→ Problem to solve: Look through the material and copy each line holding "delivering".

→ Data under study:

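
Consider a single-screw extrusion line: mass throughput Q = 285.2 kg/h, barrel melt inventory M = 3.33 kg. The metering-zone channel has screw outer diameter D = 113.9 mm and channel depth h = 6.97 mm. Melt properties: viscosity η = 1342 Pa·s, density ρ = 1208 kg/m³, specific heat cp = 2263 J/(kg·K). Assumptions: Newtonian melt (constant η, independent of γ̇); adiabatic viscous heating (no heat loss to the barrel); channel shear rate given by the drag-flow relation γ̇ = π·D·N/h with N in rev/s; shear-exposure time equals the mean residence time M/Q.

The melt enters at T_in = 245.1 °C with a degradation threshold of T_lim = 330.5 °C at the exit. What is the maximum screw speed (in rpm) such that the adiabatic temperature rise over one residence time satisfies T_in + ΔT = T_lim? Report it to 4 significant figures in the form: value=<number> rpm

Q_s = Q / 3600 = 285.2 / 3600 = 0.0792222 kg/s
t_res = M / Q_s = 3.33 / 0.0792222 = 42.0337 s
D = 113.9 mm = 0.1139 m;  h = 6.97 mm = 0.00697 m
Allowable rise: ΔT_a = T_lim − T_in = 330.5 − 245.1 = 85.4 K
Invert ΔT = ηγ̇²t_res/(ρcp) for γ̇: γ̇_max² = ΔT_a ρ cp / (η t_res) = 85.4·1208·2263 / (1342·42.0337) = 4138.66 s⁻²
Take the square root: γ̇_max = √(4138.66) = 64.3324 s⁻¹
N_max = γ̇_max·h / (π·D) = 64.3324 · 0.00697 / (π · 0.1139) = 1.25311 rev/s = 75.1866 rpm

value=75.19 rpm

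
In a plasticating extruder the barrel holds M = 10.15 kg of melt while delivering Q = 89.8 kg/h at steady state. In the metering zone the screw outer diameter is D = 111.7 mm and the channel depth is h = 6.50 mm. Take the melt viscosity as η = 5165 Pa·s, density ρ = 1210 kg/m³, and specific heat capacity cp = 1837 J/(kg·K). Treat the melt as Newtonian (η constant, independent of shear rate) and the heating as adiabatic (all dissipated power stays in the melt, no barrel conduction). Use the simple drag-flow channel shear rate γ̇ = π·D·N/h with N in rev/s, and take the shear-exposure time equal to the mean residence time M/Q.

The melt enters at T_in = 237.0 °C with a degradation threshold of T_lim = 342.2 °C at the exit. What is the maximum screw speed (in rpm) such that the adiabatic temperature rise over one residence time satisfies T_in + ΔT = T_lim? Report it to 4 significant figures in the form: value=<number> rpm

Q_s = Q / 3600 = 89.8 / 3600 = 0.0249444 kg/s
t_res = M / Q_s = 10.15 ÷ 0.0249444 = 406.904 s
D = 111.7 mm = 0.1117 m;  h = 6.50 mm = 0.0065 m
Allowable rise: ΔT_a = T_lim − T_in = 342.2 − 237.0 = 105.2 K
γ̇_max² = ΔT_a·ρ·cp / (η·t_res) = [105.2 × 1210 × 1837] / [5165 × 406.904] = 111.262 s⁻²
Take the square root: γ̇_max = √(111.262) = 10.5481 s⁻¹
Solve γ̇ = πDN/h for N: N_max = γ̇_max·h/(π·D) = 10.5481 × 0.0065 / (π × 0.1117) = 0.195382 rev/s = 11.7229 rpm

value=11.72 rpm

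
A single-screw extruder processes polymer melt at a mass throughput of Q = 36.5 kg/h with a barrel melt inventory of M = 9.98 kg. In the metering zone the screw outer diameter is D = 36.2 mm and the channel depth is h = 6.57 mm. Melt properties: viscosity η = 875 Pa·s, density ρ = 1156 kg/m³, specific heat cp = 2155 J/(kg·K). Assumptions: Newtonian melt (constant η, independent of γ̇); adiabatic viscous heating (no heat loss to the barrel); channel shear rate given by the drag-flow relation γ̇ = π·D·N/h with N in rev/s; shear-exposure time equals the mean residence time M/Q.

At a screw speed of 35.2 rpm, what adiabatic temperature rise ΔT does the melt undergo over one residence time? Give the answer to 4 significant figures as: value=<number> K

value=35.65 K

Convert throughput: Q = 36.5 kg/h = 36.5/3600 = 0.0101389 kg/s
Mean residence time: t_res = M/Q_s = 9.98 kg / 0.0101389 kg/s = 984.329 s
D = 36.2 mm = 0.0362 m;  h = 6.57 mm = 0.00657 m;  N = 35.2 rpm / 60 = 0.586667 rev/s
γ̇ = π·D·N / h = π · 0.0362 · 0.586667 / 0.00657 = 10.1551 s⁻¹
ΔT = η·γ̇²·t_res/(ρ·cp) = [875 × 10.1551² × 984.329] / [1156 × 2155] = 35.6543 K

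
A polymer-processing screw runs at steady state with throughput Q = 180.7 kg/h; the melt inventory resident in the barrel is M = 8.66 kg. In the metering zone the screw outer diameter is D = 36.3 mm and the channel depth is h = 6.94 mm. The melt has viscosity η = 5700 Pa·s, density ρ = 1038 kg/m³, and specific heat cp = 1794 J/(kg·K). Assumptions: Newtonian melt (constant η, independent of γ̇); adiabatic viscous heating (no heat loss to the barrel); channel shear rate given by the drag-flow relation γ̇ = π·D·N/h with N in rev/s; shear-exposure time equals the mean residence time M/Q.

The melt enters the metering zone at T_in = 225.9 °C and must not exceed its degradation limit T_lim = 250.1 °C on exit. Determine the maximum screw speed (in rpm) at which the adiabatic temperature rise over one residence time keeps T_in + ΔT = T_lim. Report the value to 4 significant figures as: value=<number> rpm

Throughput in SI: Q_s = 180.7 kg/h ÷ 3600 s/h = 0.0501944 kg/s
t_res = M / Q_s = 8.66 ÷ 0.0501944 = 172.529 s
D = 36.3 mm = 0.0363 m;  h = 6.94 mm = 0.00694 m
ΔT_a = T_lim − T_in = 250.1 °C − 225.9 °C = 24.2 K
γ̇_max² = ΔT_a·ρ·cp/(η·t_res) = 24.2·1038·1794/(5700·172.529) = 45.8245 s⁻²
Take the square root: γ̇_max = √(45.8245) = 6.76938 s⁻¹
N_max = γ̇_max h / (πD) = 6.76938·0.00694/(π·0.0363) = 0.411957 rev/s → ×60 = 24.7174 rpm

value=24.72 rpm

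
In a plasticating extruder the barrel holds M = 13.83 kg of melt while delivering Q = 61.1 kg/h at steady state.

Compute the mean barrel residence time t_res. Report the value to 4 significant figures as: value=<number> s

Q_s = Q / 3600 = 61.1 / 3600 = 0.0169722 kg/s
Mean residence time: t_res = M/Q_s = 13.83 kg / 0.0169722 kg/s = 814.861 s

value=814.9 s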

--

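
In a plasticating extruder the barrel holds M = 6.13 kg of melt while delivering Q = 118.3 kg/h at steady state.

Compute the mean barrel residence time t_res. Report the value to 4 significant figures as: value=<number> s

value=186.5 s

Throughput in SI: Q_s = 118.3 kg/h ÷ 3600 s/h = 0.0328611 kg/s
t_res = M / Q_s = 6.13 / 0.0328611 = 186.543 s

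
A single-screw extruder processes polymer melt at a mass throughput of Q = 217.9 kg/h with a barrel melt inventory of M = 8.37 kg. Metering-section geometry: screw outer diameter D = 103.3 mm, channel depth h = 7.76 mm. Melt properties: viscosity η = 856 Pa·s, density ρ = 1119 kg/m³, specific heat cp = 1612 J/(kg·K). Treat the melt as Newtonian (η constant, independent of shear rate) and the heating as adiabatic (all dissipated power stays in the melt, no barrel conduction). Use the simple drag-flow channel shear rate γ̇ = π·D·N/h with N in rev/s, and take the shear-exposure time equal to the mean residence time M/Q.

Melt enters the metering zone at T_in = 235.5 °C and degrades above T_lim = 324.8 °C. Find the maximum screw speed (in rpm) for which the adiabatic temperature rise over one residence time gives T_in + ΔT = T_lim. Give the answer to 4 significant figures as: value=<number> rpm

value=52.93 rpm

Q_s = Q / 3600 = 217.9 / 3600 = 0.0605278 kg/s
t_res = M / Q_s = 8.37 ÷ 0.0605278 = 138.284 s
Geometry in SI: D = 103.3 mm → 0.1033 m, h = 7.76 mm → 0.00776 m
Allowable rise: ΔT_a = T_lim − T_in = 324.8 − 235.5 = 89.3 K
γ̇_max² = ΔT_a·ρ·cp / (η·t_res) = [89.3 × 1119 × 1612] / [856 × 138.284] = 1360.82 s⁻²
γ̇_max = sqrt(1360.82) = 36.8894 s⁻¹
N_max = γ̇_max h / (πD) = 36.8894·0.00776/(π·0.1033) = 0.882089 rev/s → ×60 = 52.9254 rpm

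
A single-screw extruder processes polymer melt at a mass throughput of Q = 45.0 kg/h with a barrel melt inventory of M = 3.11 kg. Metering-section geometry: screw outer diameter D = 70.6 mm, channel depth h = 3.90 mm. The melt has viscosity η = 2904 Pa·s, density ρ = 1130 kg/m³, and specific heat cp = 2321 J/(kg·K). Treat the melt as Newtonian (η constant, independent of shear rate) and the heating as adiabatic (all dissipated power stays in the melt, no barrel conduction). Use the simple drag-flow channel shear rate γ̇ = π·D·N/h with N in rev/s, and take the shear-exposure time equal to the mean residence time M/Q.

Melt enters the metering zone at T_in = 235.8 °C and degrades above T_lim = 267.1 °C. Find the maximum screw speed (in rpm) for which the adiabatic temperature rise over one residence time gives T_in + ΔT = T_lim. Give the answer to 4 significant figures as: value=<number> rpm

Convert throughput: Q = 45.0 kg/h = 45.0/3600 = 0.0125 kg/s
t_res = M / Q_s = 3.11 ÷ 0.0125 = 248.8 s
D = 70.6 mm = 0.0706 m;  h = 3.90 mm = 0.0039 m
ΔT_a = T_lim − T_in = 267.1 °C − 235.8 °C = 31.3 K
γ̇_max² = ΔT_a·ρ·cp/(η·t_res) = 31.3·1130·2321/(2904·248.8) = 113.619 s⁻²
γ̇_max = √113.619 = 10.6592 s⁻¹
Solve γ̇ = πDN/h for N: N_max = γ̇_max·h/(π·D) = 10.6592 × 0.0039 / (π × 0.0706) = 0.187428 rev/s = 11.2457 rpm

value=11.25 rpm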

...

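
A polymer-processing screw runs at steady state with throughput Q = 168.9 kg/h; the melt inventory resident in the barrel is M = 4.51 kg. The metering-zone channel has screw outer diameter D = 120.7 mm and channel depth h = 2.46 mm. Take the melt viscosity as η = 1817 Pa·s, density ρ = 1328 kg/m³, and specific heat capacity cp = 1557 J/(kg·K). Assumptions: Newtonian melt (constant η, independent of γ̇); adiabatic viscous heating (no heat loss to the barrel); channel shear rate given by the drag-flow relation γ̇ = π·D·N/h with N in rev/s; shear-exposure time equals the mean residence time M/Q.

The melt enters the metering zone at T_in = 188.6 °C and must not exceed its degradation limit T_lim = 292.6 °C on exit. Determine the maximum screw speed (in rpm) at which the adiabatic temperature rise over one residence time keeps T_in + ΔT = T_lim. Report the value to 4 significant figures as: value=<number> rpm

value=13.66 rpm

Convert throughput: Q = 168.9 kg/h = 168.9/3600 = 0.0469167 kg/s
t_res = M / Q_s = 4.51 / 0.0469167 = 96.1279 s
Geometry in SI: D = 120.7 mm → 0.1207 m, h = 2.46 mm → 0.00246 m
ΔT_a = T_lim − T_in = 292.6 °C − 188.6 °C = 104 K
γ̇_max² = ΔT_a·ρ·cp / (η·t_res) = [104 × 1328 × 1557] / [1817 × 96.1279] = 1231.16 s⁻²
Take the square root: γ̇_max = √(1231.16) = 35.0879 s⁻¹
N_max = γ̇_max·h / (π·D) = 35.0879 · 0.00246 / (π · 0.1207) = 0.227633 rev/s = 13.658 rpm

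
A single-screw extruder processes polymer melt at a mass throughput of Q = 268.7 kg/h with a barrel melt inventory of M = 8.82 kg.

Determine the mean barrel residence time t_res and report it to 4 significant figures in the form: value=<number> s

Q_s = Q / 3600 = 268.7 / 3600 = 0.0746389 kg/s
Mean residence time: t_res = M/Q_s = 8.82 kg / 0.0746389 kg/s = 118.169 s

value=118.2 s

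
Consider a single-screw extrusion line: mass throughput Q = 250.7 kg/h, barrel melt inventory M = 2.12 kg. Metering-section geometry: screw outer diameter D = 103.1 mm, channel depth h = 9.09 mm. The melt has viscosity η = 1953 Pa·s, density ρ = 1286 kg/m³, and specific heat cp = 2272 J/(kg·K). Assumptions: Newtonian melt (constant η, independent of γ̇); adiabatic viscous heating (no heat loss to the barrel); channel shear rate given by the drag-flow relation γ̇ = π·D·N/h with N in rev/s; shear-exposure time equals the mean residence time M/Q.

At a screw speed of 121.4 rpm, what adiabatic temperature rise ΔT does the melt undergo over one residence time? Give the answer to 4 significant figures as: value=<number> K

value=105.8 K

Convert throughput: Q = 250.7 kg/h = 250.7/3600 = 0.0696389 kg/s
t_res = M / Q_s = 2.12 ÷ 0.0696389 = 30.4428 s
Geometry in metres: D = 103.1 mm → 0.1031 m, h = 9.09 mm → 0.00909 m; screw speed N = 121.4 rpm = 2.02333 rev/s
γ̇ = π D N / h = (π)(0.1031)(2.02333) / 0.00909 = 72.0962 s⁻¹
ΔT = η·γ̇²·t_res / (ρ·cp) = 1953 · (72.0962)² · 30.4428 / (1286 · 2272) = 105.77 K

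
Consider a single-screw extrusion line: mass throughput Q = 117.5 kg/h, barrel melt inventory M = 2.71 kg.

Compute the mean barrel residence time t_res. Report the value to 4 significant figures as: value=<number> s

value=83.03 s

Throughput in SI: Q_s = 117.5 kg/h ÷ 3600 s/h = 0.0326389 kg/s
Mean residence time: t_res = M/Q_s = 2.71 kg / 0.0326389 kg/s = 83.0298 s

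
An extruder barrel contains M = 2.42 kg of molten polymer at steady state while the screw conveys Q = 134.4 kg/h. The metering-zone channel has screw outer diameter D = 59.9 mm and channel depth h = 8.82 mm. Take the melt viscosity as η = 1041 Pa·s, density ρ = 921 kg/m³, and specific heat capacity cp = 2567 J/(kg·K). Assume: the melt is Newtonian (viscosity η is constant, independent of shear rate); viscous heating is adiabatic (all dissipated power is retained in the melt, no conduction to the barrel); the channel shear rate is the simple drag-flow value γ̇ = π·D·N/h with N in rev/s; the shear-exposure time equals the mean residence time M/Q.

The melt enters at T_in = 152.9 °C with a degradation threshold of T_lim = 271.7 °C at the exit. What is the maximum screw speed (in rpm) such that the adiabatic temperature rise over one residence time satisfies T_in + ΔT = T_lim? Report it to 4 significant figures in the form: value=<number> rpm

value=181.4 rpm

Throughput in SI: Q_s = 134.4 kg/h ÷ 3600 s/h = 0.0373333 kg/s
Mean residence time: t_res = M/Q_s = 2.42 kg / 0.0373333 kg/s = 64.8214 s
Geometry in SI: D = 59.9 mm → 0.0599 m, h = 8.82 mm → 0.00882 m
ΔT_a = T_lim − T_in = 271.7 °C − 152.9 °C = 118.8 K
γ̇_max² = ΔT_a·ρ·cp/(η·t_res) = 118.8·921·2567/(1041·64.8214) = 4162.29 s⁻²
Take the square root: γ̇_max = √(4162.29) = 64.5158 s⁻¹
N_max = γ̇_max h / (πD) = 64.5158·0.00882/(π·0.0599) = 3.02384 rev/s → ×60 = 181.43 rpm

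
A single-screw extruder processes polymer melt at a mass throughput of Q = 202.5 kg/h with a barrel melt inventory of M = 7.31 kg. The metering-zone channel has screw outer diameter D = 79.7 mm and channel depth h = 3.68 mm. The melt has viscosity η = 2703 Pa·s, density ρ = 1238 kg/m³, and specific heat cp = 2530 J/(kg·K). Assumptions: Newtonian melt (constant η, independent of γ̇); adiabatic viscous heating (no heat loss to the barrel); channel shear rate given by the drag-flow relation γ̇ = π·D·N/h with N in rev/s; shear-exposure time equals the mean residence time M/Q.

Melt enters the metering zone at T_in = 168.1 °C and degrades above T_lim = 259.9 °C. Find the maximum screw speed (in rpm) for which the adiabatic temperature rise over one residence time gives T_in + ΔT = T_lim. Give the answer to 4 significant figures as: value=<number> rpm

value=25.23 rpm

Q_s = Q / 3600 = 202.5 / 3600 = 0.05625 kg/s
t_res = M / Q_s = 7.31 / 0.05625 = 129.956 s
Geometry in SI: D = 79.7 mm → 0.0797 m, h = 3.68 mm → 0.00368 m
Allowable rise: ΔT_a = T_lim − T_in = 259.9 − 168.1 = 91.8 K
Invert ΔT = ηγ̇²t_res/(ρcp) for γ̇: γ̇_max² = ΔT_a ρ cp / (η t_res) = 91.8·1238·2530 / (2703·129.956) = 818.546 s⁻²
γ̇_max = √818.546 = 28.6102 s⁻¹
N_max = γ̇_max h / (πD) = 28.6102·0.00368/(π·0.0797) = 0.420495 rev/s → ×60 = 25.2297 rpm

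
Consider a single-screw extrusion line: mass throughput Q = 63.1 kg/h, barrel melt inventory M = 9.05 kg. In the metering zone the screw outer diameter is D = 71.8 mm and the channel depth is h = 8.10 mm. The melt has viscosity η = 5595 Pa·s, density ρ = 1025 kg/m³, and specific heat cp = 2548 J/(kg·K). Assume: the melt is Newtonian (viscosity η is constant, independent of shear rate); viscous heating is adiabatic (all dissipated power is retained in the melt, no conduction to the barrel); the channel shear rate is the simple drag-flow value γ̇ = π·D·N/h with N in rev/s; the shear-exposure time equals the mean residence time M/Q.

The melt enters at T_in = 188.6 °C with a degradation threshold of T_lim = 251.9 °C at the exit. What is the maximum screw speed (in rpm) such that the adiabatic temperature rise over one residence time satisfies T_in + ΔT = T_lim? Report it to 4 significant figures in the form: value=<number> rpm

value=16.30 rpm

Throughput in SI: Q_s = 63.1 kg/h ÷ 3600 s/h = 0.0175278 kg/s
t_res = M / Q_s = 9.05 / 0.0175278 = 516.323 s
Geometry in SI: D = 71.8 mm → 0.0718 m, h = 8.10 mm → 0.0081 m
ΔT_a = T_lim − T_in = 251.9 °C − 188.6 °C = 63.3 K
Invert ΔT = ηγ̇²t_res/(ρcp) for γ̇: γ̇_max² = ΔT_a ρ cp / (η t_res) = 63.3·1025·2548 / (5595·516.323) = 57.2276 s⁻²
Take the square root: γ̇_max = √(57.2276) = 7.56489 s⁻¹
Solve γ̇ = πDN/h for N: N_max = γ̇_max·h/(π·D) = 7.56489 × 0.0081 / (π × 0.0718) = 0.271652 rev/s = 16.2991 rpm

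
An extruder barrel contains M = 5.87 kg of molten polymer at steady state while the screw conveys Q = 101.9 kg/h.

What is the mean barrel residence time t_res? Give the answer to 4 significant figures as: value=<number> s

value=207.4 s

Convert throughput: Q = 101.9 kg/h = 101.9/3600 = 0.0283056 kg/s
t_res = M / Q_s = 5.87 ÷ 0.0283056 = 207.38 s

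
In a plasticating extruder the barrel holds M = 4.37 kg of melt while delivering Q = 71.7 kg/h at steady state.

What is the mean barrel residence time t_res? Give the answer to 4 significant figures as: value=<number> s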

→ Result below:
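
In a plasticating extruder the barrel holds M = 10.15 kg of melt while delivering Q = 89.8 kg/h at steady state. In the metering zone the screw outer diameter is D = 111.7 mm and the channel depth is h = 6.50 mm. Take the melt viscosity as η = 5165 Pa·s, density ρ = 1210 kg/m³, and specific heat capacity cp = 1837 J/(kg·K). Treat the melt as Newtonian (η constant, independent of shear rate) and the heating as adiabatic (all dissipated power stays in the melt, no barrel conduction). Use the simple drag-flow channel shear rate γ̇ = π·D·N/h with N in rev/s, and take the shear-exposure time equal to the mean residence time M/Q.
In a plasticating extruder the barrel holds M = 13.83 kg of melt while delivering Q = 61.1 kg/h at steady state.
In a plasticating extruder the barrel holds M = 6.13 kg of melt while delivering Q = 118.3 kg/h at steady state.
In a plasticating extruder the barrel holds M = 4.37 kg of melt while delivering Q = 71.7 kg/h at steady state.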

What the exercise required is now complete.